### WHAT THE TASK ASKS
Lines below starting with the line with "Don't-cares: m2, m3, m9, m13" and going on through the line with "Apply Quine-McCluskey: write" must be output exactly; the rest of the records must be left out.

### MATERIAL SHOWN
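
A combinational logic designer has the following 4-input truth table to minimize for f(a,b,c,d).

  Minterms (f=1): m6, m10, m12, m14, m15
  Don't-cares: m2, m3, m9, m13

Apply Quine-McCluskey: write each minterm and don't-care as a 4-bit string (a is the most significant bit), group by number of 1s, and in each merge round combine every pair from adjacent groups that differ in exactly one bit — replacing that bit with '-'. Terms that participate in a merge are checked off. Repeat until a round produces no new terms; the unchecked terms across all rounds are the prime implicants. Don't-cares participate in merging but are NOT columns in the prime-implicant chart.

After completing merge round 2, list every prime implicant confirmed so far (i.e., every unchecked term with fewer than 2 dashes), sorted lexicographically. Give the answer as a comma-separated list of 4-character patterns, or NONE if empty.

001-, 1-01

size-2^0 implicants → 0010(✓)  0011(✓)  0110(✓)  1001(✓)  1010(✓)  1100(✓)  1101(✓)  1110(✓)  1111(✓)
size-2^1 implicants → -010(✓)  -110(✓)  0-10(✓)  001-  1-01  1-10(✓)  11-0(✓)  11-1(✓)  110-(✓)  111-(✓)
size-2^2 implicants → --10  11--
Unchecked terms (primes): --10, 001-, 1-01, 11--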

### EXERCISE OUTPUT
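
  Don't-cares: m2, m3, m9, m13

Apply Quine-McCluskey: write each minterm and don't-care as a 4-bit string (a is the most significant bit), group by number of 1s, and in each merge round combine every pair from adjacent groups that differ in exactly one bit — replacing that bit with '-'. Terms that participate in a merge are checked off. Repeat until a round produces no new terms; the unchecked terms across all rounds are the prime implicants. Don't-cares participate in merging but are NOT columns in the prime-implicant chart.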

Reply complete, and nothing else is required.